**WORK TO COMPLETE**
Only one stretch of the data is wanted: the line containing "Grid: 5x5. Mines", the line containing "What is the revealed mask?", and every line between them, copied exactly.

**EXERCISE MATERIAL**
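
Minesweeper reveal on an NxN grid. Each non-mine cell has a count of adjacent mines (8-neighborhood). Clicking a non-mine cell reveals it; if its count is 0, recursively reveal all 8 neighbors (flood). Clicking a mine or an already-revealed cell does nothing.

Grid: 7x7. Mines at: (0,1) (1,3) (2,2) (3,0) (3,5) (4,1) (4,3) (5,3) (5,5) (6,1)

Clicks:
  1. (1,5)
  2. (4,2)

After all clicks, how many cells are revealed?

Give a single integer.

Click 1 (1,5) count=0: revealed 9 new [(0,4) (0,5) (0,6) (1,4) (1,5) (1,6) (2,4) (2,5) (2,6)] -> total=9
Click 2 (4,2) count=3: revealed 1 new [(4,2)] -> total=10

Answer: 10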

--

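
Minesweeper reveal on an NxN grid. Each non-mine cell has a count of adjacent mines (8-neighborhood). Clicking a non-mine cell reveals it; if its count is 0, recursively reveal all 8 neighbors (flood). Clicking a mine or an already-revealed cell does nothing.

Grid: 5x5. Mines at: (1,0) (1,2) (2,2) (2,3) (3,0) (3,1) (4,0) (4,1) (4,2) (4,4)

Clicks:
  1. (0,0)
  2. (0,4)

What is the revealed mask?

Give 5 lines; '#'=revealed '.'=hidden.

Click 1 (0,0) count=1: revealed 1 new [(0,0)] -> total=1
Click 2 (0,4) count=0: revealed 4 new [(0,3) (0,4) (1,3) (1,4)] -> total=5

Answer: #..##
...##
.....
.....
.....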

**RESPONSE TO THE EXERCISE**
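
Grid: 5x5. Mines at: (1,0) (1,2) (2,2) (2,3) (3,0) (3,1) (4,0) (4,1) (4,2) (4,4)

Clicks:
  1. (0,0)
  2. (0,4)

What is the revealed mask?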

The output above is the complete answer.